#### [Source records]

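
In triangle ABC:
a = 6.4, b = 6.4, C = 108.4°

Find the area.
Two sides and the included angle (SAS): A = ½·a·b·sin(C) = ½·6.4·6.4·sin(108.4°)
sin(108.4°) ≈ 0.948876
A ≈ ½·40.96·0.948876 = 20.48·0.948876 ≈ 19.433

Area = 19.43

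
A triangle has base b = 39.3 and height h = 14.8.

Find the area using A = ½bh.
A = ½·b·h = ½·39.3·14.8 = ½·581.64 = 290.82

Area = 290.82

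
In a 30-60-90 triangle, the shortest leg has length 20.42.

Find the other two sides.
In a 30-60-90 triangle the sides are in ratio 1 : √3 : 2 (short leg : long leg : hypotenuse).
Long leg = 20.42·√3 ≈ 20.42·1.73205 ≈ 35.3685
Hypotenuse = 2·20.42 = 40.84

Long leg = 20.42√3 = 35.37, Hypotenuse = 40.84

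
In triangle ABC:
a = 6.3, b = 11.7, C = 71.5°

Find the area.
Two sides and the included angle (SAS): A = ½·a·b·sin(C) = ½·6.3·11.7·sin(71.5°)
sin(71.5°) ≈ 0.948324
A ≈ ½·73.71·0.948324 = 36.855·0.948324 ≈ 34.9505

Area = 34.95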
==
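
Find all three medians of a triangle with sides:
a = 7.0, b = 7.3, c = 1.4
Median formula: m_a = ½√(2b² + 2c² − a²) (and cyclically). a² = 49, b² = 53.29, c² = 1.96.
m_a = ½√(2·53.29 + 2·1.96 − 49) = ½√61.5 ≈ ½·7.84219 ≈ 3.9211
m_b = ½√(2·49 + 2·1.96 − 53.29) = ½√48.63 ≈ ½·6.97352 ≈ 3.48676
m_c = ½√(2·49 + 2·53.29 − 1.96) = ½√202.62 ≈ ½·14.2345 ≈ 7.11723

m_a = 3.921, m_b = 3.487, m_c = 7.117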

#### [EXERCISE INSTRUCTIONS]
Reprint exactly the lines above that start at the one with "a = 6.4, b = 6.4, C = 108.4°" and end at the one with "a = 6.3, b = 11.7, C = 71.5°", keeping both and adding none.

#### [RESPONSE TO THIS TASK]
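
a = 6.4, b = 6.4, C = 108.4°

Find the area.
Two sides and the included angle (SAS): A = ½·a·b·sin(C) = ½·6.4·6.4·sin(108.4°)
sin(108.4°) ≈ 0.948876
A ≈ ½·40.96·0.948876 = 20.48·0.948876 ≈ 19.433

Area = 19.43

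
A triangle has base b = 39.3 and height h = 14.8.

Find the area using A = ½bh.
A = ½·b·h = ½·39.3·14.8 = ½·581.64 = 290.82

Area = 290.82

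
In a 30-60-90 triangle, the shortest leg has length 20.42.

Find the other two sides.
In a 30-60-90 triangle the sides are in ratio 1 : √3 : 2 (short leg : long leg : hypotenuse).
Long leg = 20.42·√3 ≈ 20.42·1.73205 ≈ 35.3685
Hypotenuse = 2·20.42 = 40.84

Long leg = 20.42√3 = 35.37, Hypotenuse = 40.84

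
In triangle ABC:
a = 6.3, b = 11.7, C = 71.5°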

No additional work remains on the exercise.